Stored items:
[Start of Attachment]
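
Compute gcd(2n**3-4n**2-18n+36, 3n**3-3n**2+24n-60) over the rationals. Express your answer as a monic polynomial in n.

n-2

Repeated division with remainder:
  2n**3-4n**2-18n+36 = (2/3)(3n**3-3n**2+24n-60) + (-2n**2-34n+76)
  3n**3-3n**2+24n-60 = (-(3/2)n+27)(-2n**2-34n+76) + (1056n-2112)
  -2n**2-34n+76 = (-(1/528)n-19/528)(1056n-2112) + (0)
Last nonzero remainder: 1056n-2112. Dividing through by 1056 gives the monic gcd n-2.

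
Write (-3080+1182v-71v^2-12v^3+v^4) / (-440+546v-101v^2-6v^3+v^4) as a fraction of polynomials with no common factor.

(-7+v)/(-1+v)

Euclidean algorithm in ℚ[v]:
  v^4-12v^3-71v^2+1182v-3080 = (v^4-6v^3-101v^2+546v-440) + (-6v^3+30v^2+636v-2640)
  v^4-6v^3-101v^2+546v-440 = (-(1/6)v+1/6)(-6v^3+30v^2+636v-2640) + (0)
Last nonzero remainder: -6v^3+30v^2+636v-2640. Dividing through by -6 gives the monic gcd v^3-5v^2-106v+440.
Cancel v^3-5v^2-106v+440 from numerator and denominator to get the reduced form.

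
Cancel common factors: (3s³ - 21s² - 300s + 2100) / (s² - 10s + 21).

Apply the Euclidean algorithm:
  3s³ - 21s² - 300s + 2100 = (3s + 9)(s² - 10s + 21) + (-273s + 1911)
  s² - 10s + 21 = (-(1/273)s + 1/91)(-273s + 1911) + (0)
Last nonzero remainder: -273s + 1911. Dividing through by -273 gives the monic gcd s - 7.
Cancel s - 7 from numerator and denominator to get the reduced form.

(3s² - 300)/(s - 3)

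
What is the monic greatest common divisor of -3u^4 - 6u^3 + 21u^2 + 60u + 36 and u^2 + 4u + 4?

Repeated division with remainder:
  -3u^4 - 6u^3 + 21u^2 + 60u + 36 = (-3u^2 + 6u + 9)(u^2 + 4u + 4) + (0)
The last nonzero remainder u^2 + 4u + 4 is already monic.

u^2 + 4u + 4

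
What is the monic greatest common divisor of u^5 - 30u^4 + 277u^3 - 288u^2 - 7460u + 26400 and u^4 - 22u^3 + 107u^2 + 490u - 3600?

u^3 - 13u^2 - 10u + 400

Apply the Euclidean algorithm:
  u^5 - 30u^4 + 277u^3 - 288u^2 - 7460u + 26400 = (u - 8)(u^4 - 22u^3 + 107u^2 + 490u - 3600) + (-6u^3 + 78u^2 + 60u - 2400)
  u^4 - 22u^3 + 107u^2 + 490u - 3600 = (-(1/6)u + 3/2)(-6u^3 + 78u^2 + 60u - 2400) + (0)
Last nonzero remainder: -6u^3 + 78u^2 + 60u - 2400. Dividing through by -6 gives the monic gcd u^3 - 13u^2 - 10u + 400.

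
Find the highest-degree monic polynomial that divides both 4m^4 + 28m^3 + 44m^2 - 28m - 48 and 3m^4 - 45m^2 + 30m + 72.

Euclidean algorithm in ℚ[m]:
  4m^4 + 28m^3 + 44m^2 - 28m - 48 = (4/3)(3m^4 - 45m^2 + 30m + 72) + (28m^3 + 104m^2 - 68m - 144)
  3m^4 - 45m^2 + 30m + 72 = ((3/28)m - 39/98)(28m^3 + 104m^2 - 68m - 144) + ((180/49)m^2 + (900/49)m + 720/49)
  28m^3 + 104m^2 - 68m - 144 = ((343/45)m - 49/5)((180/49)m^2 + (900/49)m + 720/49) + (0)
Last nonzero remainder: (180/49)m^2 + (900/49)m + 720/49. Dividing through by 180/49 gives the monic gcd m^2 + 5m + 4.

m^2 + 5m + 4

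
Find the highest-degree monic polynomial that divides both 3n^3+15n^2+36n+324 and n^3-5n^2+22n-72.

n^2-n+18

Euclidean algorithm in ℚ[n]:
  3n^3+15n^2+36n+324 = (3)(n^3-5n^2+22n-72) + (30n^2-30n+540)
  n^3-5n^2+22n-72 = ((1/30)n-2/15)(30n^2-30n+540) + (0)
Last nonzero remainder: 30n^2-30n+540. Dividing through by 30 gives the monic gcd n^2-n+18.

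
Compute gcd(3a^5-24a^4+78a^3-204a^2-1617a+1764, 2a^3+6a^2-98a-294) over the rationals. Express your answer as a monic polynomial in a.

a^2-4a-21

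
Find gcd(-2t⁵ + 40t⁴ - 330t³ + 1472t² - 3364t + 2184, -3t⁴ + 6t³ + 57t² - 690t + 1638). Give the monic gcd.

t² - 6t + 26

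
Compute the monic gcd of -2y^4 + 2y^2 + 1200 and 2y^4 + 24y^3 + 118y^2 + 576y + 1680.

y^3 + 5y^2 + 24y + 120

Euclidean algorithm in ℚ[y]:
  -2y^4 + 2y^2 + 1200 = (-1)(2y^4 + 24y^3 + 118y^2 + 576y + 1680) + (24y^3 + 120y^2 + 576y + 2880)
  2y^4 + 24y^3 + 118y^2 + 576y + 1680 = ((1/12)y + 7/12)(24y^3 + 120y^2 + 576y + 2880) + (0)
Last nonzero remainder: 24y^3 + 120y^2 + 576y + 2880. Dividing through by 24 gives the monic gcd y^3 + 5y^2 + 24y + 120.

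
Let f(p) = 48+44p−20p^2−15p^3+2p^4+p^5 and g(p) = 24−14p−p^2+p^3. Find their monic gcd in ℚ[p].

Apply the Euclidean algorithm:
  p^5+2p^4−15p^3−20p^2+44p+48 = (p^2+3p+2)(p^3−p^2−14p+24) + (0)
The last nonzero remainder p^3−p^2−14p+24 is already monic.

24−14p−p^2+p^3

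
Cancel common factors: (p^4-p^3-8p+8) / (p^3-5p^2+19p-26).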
[End of Attachment]
WHAT IS REQUIRED:
Every entry should be retyped exactly as shown.

RESULT BELOW:
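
Compute gcd(2n**3-4n**2-18n+36, 3n**3-3n**2+24n-60) over the rationals. Express your answer as a monic polynomial in n.

n-2

Repeated division with remainder:
  2n**3-4n**2-18n+36 = (2/3)(3n**3-3n**2+24n-60) + (-2n**2-34n+76)
  3n**3-3n**2+24n-60 = (-(3/2)n+27)(-2n**2-34n+76) + (1056n-2112)
  -2n**2-34n+76 = (-(1/528)n-19/528)(1056n-2112) + (0)
Last nonzero remainder: 1056n-2112. Dividing through by 1056 gives the monic gcd n-2.

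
Write (-3080+1182v-71v^2-12v^3+v^4) / (-440+546v-101v^2-6v^3+v^4) as a fraction of polynomials with no common factor.

(-7+v)/(-1+v)

Euclidean algorithm in ℚ[v]:
  v^4-12v^3-71v^2+1182v-3080 = (v^4-6v^3-101v^2+546v-440) + (-6v^3+30v^2+636v-2640)
  v^4-6v^3-101v^2+546v-440 = (-(1/6)v+1/6)(-6v^3+30v^2+636v-2640) + (0)
Last nonzero remainder: -6v^3+30v^2+636v-2640. Dividing through by -6 gives the monic gcd v^3-5v^2-106v+440.
Cancel v^3-5v^2-106v+440 from numerator and denominator to get the reduced form.

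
Cancel common factors: (3s³ - 21s² - 300s + 2100) / (s² - 10s + 21).

Apply the Euclidean algorithm:
  3s³ - 21s² - 300s + 2100 = (3s + 9)(s² - 10s + 21) + (-273s + 1911)
  s² - 10s + 21 = (-(1/273)s + 1/91)(-273s + 1911) + (0)
Last nonzero remainder: -273s + 1911. Dividing through by -273 gives the monic gcd s - 7.
Cancel s - 7 from numerator and denominator to get the reduced form.

(3s² - 300)/(s - 3)

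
What is the monic greatest common divisor of -3u^4 - 6u^3 + 21u^2 + 60u + 36 and u^2 + 4u + 4?

Repeated division with remainder:
  -3u^4 - 6u^3 + 21u^2 + 60u + 36 = (-3u^2 + 6u + 9)(u^2 + 4u + 4) + (0)
The last nonzero remainder u^2 + 4u + 4 is already monic.

u^2 + 4u + 4

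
What is the monic greatest common divisor of u^5 - 30u^4 + 277u^3 - 288u^2 - 7460u + 26400 and u^4 - 22u^3 + 107u^2 + 490u - 3600?

u^3 - 13u^2 - 10u + 400

Apply the Euclidean algorithm:
  u^5 - 30u^4 + 277u^3 - 288u^2 - 7460u + 26400 = (u - 8)(u^4 - 22u^3 + 107u^2 + 490u - 3600) + (-6u^3 + 78u^2 + 60u - 2400)
  u^4 - 22u^3 + 107u^2 + 490u - 3600 = (-(1/6)u + 3/2)(-6u^3 + 78u^2 + 60u - 2400) + (0)
Last nonzero remainder: -6u^3 + 78u^2 + 60u - 2400. Dividing through by -6 gives the monic gcd u^3 - 13u^2 - 10u + 400.

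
Find the highest-degree monic polynomial that divides both 4m^4 + 28m^3 + 44m^2 - 28m - 48 and 3m^4 - 45m^2 + 30m + 72.

Euclidean algorithm in ℚ[m]:
  4m^4 + 28m^3 + 44m^2 - 28m - 48 = (4/3)(3m^4 - 45m^2 + 30m + 72) + (28m^3 + 104m^2 - 68m - 144)
  3m^4 - 45m^2 + 30m + 72 = ((3/28)m - 39/98)(28m^3 + 104m^2 - 68m - 144) + ((180/49)m^2 + (900/49)m + 720/49)
  28m^3 + 104m^2 - 68m - 144 = ((343/45)m - 49/5)((180/49)m^2 + (900/49)m + 720/49) + (0)
Last nonzero remainder: (180/49)m^2 + (900/49)m + 720/49. Dividing through by 180/49 gives the monic gcd m^2 + 5m + 4.

m^2 + 5m + 4

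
Find the highest-degree monic polynomial that divides both 3n^3+15n^2+36n+324 and n^3-5n^2+22n-72.

n^2-n+18

Euclidean algorithm in ℚ[n]:
  3n^3+15n^2+36n+324 = (3)(n^3-5n^2+22n-72) + (30n^2-30n+540)
  n^3-5n^2+22n-72 = ((1/30)n-2/15)(30n^2-30n+540) + (0)
Last nonzero remainder: 30n^2-30n+540. Dividing through by 30 gives the monic gcd n^2-n+18.

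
Compute gcd(3a^5-24a^4+78a^3-204a^2-1617a+1764, 2a^3+6a^2-98a-294) over the rationals. Express your answer as a monic polynomial in a.

a^2-4a-21

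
Find gcd(-2t⁵ + 40t⁴ - 330t³ + 1472t² - 3364t + 2184, -3t⁴ + 6t³ + 57t² - 690t + 1638). Give the monic gcd.

t² - 6t + 26

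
Compute the monic gcd of -2y^4 + 2y^2 + 1200 and 2y^4 + 24y^3 + 118y^2 + 576y + 1680.

y^3 + 5y^2 + 24y + 120

Euclidean algorithm in ℚ[y]:
  -2y^4 + 2y^2 + 1200 = (-1)(2y^4 + 24y^3 + 118y^2 + 576y + 1680) + (24y^3 + 120y^2 + 576y + 2880)
  2y^4 + 24y^3 + 118y^2 + 576y + 1680 = ((1/12)y + 7/12)(24y^3 + 120y^2 + 576y + 2880) + (0)
Last nonzero remainder: 24y^3 + 120y^2 + 576y + 2880. Dividing through by 24 gives the monic gcd y^3 + 5y^2 + 24y + 120.

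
Let f(p) = 48+44p−20p^2−15p^3+2p^4+p^5 and g(p) = 24−14p−p^2+p^3. Find their monic gcd in ℚ[p].

Apply the Euclidean algorithm:
  p^5+2p^4−15p^3−20p^2+44p+48 = (p^2+3p+2)(p^3−p^2−14p+24) + (0)
The last nonzero remainder p^3−p^2−14p+24 is already monic.

24−14p−p^2+p^3

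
Cancel common factors: (p^4-p^3-8p+8) / (p^3-5p^2+19p-26).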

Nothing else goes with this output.